[The input]

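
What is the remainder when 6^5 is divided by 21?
By repeated squaring mod 21: 6^{1}≡6, 6^{2}≡15, 6^{4}≡15. Then 6^{5} = 6^{4+1} ≡ 15 × 6 ≡ 6 mod 21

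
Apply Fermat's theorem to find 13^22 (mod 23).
By Fermat's Little Theorem, 13^{22} ≡ 1 (mod 23) since 23 is prime and gcd(13, 23) = 1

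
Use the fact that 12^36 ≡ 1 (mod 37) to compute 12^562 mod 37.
By Fermat: 12^{36} ≡ 1 (mod 37). 562 ≡ 22 (mod 36). So 12^{562} ≡ 12^{22} ≡ 16 (mod 37)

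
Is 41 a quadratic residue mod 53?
By Euler's criterion: 41^{26} ≡ 52 mod 53. Since this equals -1 (≡ 52), 41 is not a QR.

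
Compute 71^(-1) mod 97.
Since 97 is prime, by Fermat 71^(-1) ≡ 71^{95} ≡ 41 mod 97. Verify: 71 × 41 = 2911 ≡ 1 mod 97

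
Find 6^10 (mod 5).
Using Fermat: 6^{4} ≡ 1 (mod 5). 10 ≡ 2 (mod 4). So 6^{10} ≡ 6^{2} ≡ 1 (mod 5)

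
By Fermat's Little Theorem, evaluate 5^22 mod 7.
By Fermat: 5^{6} ≡ 1 (mod 7). 22 = 3×6 + 4. So 5^{22} ≡ 5^{4} ≡ 2 (mod 7)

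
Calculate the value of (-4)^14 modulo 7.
Using Fermat: (-4)^{6} ≡ 1 mod 7. 14 ≡ 2 mod 6. So (-4)^{14} ≡ (-4)^{2} ≡ 2 mod 7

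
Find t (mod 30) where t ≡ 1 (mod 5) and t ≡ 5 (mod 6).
M = 5 × 6 = 30. M₁ = 6, y₁ ≡ 1 (mod 5). M₂ = 5, y₂ ≡ 5 (mod 6). t = 1×6×1 + 5×5×5 ≡ 11 (mod 30)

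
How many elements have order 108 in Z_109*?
Number of primitive roots mod 109 = φ(p-1) = φ(108) = 36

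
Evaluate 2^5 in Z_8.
By repeated squaring (mod 8): 2^{1}≡2, 2^{2}≡4, 2^{4}≡0. Then 2^{5} = 2^{4+1} ≡ 0 × 2 ≡ 0 (mod 8)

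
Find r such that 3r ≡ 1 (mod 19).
Since 19 is prime, by Fermat 3^(-1) ≡ 3^{17} ≡ 13 (mod 19). Verify: 3 × 13 = 39 ≡ 1 (mod 19)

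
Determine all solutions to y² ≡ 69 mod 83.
The square roots of 69 mod 83 are 61 and 22. Verify: 61² = 3721 ≡ 69 mod 83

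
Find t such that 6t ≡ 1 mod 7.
Since 7 is prime, by Fermat 6^(-1) ≡ 6^{5} ≡ 6 mod 7. Verify: 6 × 6 = 36 ≡ 1 mod 7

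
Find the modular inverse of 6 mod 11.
Since 11 is prime, by Fermat 6^(-1) ≡ 6^{9} ≡ 2 mod 11. Verify: 6 × 2 = 12 ≡ 1 mod 11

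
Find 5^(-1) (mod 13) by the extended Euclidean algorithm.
Extended GCD: 5(-5) + 13(2) = 1. So 5^(-1) ≡ -5 ≡ 8 (mod 13). Verify: 5 × 8 = 40 ≡ 1 (mod 13)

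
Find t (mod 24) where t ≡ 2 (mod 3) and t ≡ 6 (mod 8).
M = 3 × 8 = 24. M₁ = 8, y₁ ≡ 2 (mod 3). M₂ = 3, y₂ ≡ 3 (mod 8). t = 2×8×2 + 6×3×3 ≡ 14 (mod 24)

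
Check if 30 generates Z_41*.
ord_41(30) divides 40. For each prime q|40: 30^{20}≡40, 30^{8}≡16, none ≡ 1. So 30 has order 40 and is a primitive root mod 41.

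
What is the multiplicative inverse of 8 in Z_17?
Since 17 is prime, by Fermat 8^(-1) ≡ 8^{15} ≡ 15 mod 17. Verify: 8 × 15 = 120 ≡ 1 mod 17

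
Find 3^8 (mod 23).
By repeated squaring (mod 23): 3^{1}≡3, 3^{2}≡9, 3^{4}≡12, 3^{8}≡6. So 3^{8} ≡ 6 (mod 23)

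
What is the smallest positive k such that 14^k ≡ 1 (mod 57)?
Powers of 14 mod 57: 14^1≡14, 14^2≡25, 14^3≡8, 14^4≡55, 14^5≡29, 14^6≡7, 14^7≡41, 14^8≡4, 14^9≡56, 14^10≡43, 14^11≡32, 14^12≡49, 14^13≡2, 14^14≡28, 14^15≡50, 14^16≡16, 14^17≡53, 14^18≡1. ord_57(14) = 18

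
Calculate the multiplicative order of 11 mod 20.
Powers of 11 mod 20: 11^1≡11, 11^2≡1. Order = 2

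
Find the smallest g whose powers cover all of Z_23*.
g = 5. Powers: [5, 2, 10, 4, 20, 8, 17, 16, 11, 9, ...] generates all 22 non-zero residues.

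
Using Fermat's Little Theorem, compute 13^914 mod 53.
By Fermat: 13^{52} ≡ 1 (mod 53). 914 ≡ 30 (mod 52). So 13^{914} ≡ 13^{30} ≡ 47 (mod 53)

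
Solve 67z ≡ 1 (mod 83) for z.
Since 83 is prime, by Fermat 67^(-1) ≡ 67^{81} ≡ 57 (mod 83). Verify: 67 × 57 = 3819 ≡ 1 (mod 83)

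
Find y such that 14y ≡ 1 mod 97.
Since 97 is prime, by Fermat 14^(-1) ≡ 14^{95} ≡ 7 mod 97. Verify: 14 × 7 = 98 ≡ 1 mod 97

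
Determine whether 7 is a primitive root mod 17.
ord_17(7) divides 16. For each prime q|16: 7^{8}≡16, none ≡ 1. So 7 has order 16 and is a primitive root mod 17.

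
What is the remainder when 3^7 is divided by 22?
By repeated squaring mod 22: 3^{1}≡3, 3^{2}≡9, 3^{4}≡15. Then 3^{7} = 3^{4+2+1} ≡ 15 × 9 × 3 ≡ 9 mod 22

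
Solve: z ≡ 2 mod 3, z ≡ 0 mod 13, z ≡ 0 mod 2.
M = 3 × 13 × 2 = 78. M₁ = 26, y₁ ≡ 2 mod 3. M₂ = 6, y₂ ≡ 11 mod 13. M₃ = 39, y₃ ≡ 1 mod 2. z = 2×26×2 + 0×6×11 + 0×39×1 ≡ 26 mod 78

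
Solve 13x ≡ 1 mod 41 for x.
Since 41 is prime, by Fermat 13^(-1) ≡ 13^{39} ≡ 19 mod 41. Verify: 13 × 19 = 247 ≡ 1 mod 41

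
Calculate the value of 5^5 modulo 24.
By repeated squaring (mod 24): 5^{1}≡5, 5^{2}≡1, 5^{4}≡1. Then 5^{5} = 5^{4+1} ≡ 1 × 5 ≡ 5 (mod 24)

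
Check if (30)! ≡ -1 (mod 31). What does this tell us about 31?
(30)! mod 31 = 30. Since this equals -1 (mod 31), Wilson confirms 31 is prime.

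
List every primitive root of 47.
There are φ(46) = 22 primitive roots mod 47: {5, 10, 11, 13, 15, 19, 20, 22, 23, 26, 29, 30, 31, 33, 35, 38, 39, 40, 41, 43, 44, 45}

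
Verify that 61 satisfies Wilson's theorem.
(60)! mod 61 = 60. Since this equals -1 (mod 61), Wilson confirms 61 is prime.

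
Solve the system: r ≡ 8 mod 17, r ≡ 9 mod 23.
M = 17 × 23 = 391. M₁ = 23, y₁ ≡ 3 mod 17. M₂ = 17, y₂ ≡ 19 mod 23. r = 8×23×3 + 9×17×19 ≡ 331 mod 391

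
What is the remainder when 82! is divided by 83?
By Wilson's theorem, (82)! ≡ -1 ≡ 82 mod 83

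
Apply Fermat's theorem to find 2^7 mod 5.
By Fermat: 2^{4} ≡ 1 mod 5. So 2^{7} = 2^{4} · 2^{3} ≡ 2^{3} ≡ 3 mod 5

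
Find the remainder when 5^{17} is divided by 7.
By Fermat: 5^{6} ≡ 1 mod 7. 17 = 2×6 + 5. So 5^{17} ≡ 5^{5} ≡ 3 mod 7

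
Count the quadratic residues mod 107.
Exactly half the non-zero residues mod a prime are QRs: (107-1)/2 = 53.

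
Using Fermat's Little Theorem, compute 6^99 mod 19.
By Fermat: 6^{18} ≡ 1 mod 19. 99 = 5×18 + 9. So 6^{99} ≡ 6^{9} ≡ 1 mod 19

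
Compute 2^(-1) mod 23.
Since 23 is prime, by Fermat 2^(-1) ≡ 2^{21} ≡ 12 mod 23. Verify: 2 × 12 = 24 ≡ 1 mod 23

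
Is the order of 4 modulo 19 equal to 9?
Powers of 4 mod 19: 4^1≡4, 4^2≡16, 4^3≡7, 4^4≡9, 4^5≡17, 4^6≡11, 4^7≡6, 4^8≡5, 4^9≡1. First k with 4^k≡1 is k=9. Yes, ord_19(4) = 9.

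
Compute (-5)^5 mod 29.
By repeated squaring mod 29: (-5)^{1}≡24, (-5)^{2}≡25, (-5)^{4}≡16. Then (-5)^{5} = (-5)^{4+1} ≡ 16 × 24 ≡ 7 mod 29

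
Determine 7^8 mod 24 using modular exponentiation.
By repeated squaring (mod 24): 7^{1}≡7, 7^{2}≡1, 7^{4}≡1, 7^{8}≡1. So 7^{8} ≡ 1 (mod 24)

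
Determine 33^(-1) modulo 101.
Since 101 is prime, by Fermat 33^(-1) ≡ 33^{99} ≡ 49 (mod 101). Verify: 33 × 49 = 1617 ≡ 1 (mod 101)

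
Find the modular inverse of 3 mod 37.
Since 37 is prime, by Fermat 3^(-1) ≡ 3^{35} ≡ 25 mod 37. Verify: 3 × 25 = 75 ≡ 1 mod 37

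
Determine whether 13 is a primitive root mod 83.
ord_83(13) divides 82. For each prime q|82: 13^{41}≡82, 13^{2}≡3, none ≡ 1. So 13 has order 82 and is a primitive root mod 83.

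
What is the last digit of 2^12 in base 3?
Using Fermat: 2^{2} ≡ 1 (mod 3). 12 ≡ 0 (mod 2). So 2^{12} ≡ 2^{0} ≡ 1 (mod 3)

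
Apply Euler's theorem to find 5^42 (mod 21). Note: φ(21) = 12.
By Euler: 5^{12} ≡ 1 (mod 21) since gcd(5, 21) = 1. 42 = 3×12 + 6. So 5^{42} ≡ 5^{6} ≡ 1 (mod 21)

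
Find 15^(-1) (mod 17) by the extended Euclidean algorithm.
Extended GCD: 15(8) + 17(-7) = 1. So 15^(-1) ≡ 8 (mod 17). Verify: 15 × 8 = 120 ≡ 1 (mod 17)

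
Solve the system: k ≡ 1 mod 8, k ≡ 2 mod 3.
M = 8 × 3 = 24. M₁ = 3, y₁ ≡ 3 mod 8. M₂ = 8, y₂ ≡ 2 mod 3. k = 1×3×3 + 2×8×2 ≡ 17 mod 24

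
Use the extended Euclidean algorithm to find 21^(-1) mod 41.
Extended GCD: 21(2) + 41(-1) = 1. So 21^(-1) ≡ 2 mod 41. Verify: 21 × 2 = 42 ≡ 1 mod 41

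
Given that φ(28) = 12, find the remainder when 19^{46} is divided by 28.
By Euler: 19^{12} ≡ 1 mod 28 since gcd(19, 28) = 1. 46 = 3×12 + 10. So 19^{46} ≡ 19^{10} ≡ 9 mod 28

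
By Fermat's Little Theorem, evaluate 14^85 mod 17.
By Fermat: 14^{16} ≡ 1 mod 17. 85 = 5×16 + 5. So 14^{85} ≡ 14^{5} ≡ 12 mod 17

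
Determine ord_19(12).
Powers of 12 mod 19: 12^1≡12, 12^2≡11, 12^3≡18, 12^4≡7, 12^5≡8, 12^6≡1. So the order of 12 is 6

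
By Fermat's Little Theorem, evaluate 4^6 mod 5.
By Fermat: 4^{4} ≡ 1 mod 5. So 4^{6} = 4^{4} · 4^{2} ≡ 4^{2} ≡ 1 mod 5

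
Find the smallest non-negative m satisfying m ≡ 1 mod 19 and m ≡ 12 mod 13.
M = 19 × 13 = 247. M₁ = 13, y₁ ≡ 3 mod 19. M₂ = 19, y₂ ≡ 11 mod 13. m = 1×13×3 + 12×19×11 ≡ 77 mod 247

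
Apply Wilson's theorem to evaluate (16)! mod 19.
(18)! = (16)! × (17) × (18) ≡ -1 mod 19. So (16)! ≡ -1 × [(18)(17)]^(-1) ≡ 9 mod 19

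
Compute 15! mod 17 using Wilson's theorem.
(16)! = (15)! × (16) ≡ -1 mod 17. So (15)! ≡ -1 × (16)^(-1) ≡ (-1)×(-1) = 1 mod 17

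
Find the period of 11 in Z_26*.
Powers of 11 mod 26: 11^1≡11, 11^2≡17, 11^3≡5, 11^4≡3, 11^5≡7, 11^6≡25, 11^7≡15, 11^8≡9, 11^9≡21, 11^10≡23, 11^11≡19, 11^12≡1. ord_26(11) = 12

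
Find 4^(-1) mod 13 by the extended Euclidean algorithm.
Extended GCD: 4(-3) + 13(1) = 1. So 4^(-1) ≡ -3 ≡ 10 mod 13. Verify: 4 × 10 = 40 ≡ 1 mod 13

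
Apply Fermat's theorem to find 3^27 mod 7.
By Fermat: 3^{6} ≡ 1 mod 7. 27 = 4×6 + 3. So 3^{27} ≡ 3^{3} ≡ 6 mod 7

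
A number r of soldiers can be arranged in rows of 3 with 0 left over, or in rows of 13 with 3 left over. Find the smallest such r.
M = 3 × 13 = 39. M₁ = 13, y₁ ≡ 1 (mod 3). M₂ = 3, y₂ ≡ 9 (mod 13). r = 0×13×1 + 3×3×9 ≡ 3 (mod 39)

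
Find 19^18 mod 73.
By repeated squaring mod 73: 19^{1}≡19, 19^{2}≡69, 19^{4}≡16, 19^{8}≡37, 19^{16}≡55. Then 19^{18} = 19^{16+2} ≡ 55 × 69 ≡ 72 mod 73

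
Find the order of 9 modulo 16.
Powers of 9 mod 16: 9^1≡9, 9^2≡1. ord_16(9) = 2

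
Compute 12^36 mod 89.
By repeated squaring mod 89: 12^{1}≡12, 12^{2}≡55, 12^{4}≡88, 12^{8}≡1, 12^{16}≡1, 12^{32}≡1. Then 12^{36} = 12^{32+4} ≡ 1 × 88 ≡ 88 mod 89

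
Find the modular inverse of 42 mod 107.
Since 107 is prime, by Fermat 42^(-1) ≡ 42^{105} ≡ 79 (mod 107). Verify: 42 × 79 = 3318 ≡ 1 (mod 107)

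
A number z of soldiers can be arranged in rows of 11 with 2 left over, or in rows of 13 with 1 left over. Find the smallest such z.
M = 11 × 13 = 143. M₁ = 13, y₁ ≡ 6 (mod 11). M₂ = 11, y₂ ≡ 6 (mod 13). z = 2×13×6 + 1×11×6 ≡ 79 (mod 143)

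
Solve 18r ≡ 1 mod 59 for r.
Since 59 is prime, by Fermat 18^(-1) ≡ 18^{57} ≡ 23 mod 59. Verify: 18 × 23 = 414 ≡ 1 mod 59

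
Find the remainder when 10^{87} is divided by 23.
By Fermat: 10^{22} ≡ 1 mod 23. 87 = 3×22 + 21. So 10^{87} ≡ 10^{21} ≡ 7 mod 23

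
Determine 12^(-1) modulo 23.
Since 23 is prime, by Fermat 12^(-1) ≡ 12^{21} ≡ 2 (mod 23). Verify: 12 × 2 = 24 ≡ 1 (mod 23)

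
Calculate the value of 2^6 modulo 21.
By repeated squaring (mod 21): 2^{1}≡2, 2^{2}≡4, 2^{4}≡16. Then 2^{6} = 2^{4+2} ≡ 16 × 4 ≡ 1 (mod 21)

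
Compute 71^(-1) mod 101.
Since 101 is prime, by Fermat 71^(-1) ≡ 71^{99} ≡ 37 mod 101. Verify: 71 × 37 = 2627 ≡ 1 mod 101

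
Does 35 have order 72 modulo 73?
35^{36} ≡ 1 (mod 73) and 36 < 72, so ord_73(35) = 36 ≠ 72 and 35 is not a primitive root.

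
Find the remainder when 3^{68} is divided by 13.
By Fermat: 3^{12} ≡ 1 mod 13. 68 = 5×12 + 8. So 3^{68} ≡ 3^{8} ≡ 9 mod 13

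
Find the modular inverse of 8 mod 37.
Since 37 is prime, by Fermat 8^(-1) ≡ 8^{35} ≡ 14 mod 37. Verify: 8 × 14 = 112 ≡ 1 mod 37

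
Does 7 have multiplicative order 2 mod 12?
Powers of 7 mod 12: 7^1≡7, 7^2≡1. First k with 7^k≡1 is k=2. Yes, ord_12(7) = 2.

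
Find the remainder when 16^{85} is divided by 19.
By Fermat: 16^{18} ≡ 1 mod 19. 85 = 4×18 + 13. So 16^{85} ≡ 16^{13} ≡ 5 mod 19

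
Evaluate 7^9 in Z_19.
By repeated squaring (mod 19): 7^{1}≡7, 7^{2}≡11, 7^{4}≡7, 7^{8}≡11. Then 7^{9} = 7^{8+1} ≡ 11 × 7 ≡ 1 (mod 19)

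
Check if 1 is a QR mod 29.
By Euler's criterion: 1^{14} ≡ 1 mod 29. Since this equals 1, 1 is a QR.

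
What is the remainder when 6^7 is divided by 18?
By repeated squaring mod 18: 6^{1}≡6, 6^{2}≡0, 6^{4}≡0. Then 6^{7} = 6^{4+2+1} ≡ 0 × 0 × 6 ≡ 0 mod 18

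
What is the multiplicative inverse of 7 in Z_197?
Since 197 is prime, by Fermat 7^(-1) ≡ 7^{195} ≡ 169 (mod 197). Verify: 7 × 169 = 1183 ≡ 1 (mod 197)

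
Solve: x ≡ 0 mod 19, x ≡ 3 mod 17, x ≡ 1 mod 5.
M = 19 × 17 × 5 = 1615. M₁ = 85, y₁ ≡ 17 mod 19. M₂ = 95, y₂ ≡ 12 mod 17. M₃ = 323, y₃ ≡ 2 mod 5. x = 0×85×17 + 3×95×12 + 1×323×2 ≡ 836 mod 1615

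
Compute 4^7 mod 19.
By repeated squaring (mod 19): 4^{1}≡4, 4^{2}≡16, 4^{4}≡9. Then 4^{7} = 4^{4+2+1} ≡ 9 × 16 × 4 ≡ 6 (mod 19)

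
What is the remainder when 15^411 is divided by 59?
Using Fermat: 15^{58} ≡ 1 (mod 59). 411 ≡ 5 (mod 58). So 15^{411} ≡ 15^{5} ≡ 45 (mod 59)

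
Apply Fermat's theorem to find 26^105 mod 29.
By Fermat: 26^{28} ≡ 1 mod 29. 105 = 3×28 + 21. So 26^{105} ≡ 26^{21} ≡ 12 mod 29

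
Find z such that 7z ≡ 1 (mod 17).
Since 17 is prime, by Fermat 7^(-1) ≡ 7^{15} ≡ 5 (mod 17). Verify: 7 × 5 = 35 ≡ 1 (mod 17)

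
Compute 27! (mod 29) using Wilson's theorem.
(28)! = (27)! × (28) ≡ -1 (mod 29). So (27)! ≡ -1 × (28)^(-1) ≡ (-1)×(-1) = 1 (mod 29)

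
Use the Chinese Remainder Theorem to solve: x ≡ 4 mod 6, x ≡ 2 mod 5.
M = 6 × 5 = 30. M₁ = 5, y₁ ≡ 5 mod 6. M₂ = 6, y₂ ≡ 1 mod 5. x = 4×5×5 + 2×6×1 ≡ 22 mod 30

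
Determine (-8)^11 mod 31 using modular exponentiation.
By repeated squaring mod 31: (-8)^{1}≡23, (-8)^{2}≡2, (-8)^{4}≡4, (-8)^{8}≡16. Then (-8)^{11} = (-8)^{8+2+1} ≡ 16 × 2 × 23 ≡ 23 mod 31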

[/The input]

What you have to do
The answer must be an exact copy of the lines from the one containing "Compute 4^7 mod 19." through the last line of the records, both included.

Output for this task
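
Compute 4^7 mod 19.
By repeated squaring (mod 19): 4^{1}≡4, 4^{2}≡16, 4^{4}≡9. Then 4^{7} = 4^{4+2+1} ≡ 9 × 16 × 4 ≡ 6 (mod 19)

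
What is the remainder when 15^411 is divided by 59?
Using Fermat: 15^{58} ≡ 1 (mod 59). 411 ≡ 5 (mod 58). So 15^{411} ≡ 15^{5} ≡ 45 (mod 59)

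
Apply Fermat's theorem to find 26^105 mod 29.
By Fermat: 26^{28} ≡ 1 mod 29. 105 = 3×28 + 21. So 26^{105} ≡ 26^{21} ≡ 12 mod 29

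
Find z such that 7z ≡ 1 (mod 17).
Since 17 is prime, by Fermat 7^(-1) ≡ 7^{15} ≡ 5 (mod 17). Verify: 7 × 5 = 35 ≡ 1 (mod 17)

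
Compute 27! (mod 29) using Wilson's theorem.
(28)! = (27)! × (28) ≡ -1 (mod 29). So (27)! ≡ -1 × (28)^(-1) ≡ (-1)×(-1) = 1 (mod 29)

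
Use the Chinese Remainder Theorem to solve: x ≡ 4 mod 6, x ≡ 2 mod 5.
M = 6 × 5 = 30. M₁ = 5, y₁ ≡ 5 mod 6. M₂ = 6, y₂ ≡ 1 mod 5. x = 4×5×5 + 2×6×1 ≡ 22 mod 30

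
Determine (-8)^11 mod 31 using modular exponentiation.
By repeated squaring mod 31: (-8)^{1}≡23, (-8)^{2}≡2, (-8)^{4}≡4, (-8)^{8}≡16. Then (-8)^{11} = (-8)^{8+2+1} ≡ 16 × 2 × 23 ≡ 23 mod 31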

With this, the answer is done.